◆ PROBLEM TO WORK ON: Copy out the records that appear below, exactly as each one reads.

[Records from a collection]
+---+

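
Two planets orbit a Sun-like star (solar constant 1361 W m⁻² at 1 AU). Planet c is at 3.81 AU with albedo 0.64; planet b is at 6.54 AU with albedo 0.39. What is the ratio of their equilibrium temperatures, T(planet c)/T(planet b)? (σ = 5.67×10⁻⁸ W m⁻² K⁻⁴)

T_eq = [S₀(1−A)/(4σd²)]^(1/4), so T ∝ (1−A)^(1/4) / √d.
T₁ = [1361×0.36/(4×5.67×10⁻⁸×3.81²)]^(1/4) = 110.45 K.
T₂ = [1361×0.61/(4×5.67×10⁻⁸×6.54²)]^(1/4) = 96.18 K.

T₁/T₂ ≈ 1.148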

+---+

◆ REPLY:
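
Two planets orbit a Sun-like star (solar constant 1361 W m⁻² at 1 AU). Planet c is at 3.81 AU with albedo 0.64; planet b is at 6.54 AU with albedo 0.39. What is the ratio of their equilibrium temperatures, T(planet c)/T(planet b)? (σ = 5.67×10⁻⁸ W m⁻² K⁻⁴)

T_eq = [S₀(1−A)/(4σd²)]^(1/4), so T ∝ (1−A)^(1/4) / √d.
T₁ = [1361×0.36/(4×5.67×10⁻⁸×3.81²)]^(1/4) = 110.45 K.
T₂ = [1361×0.61/(4×5.67×10⁻⁸×6.54²)]^(1/4) = 96.18 K.

T₁/T₂ ≈ 1.148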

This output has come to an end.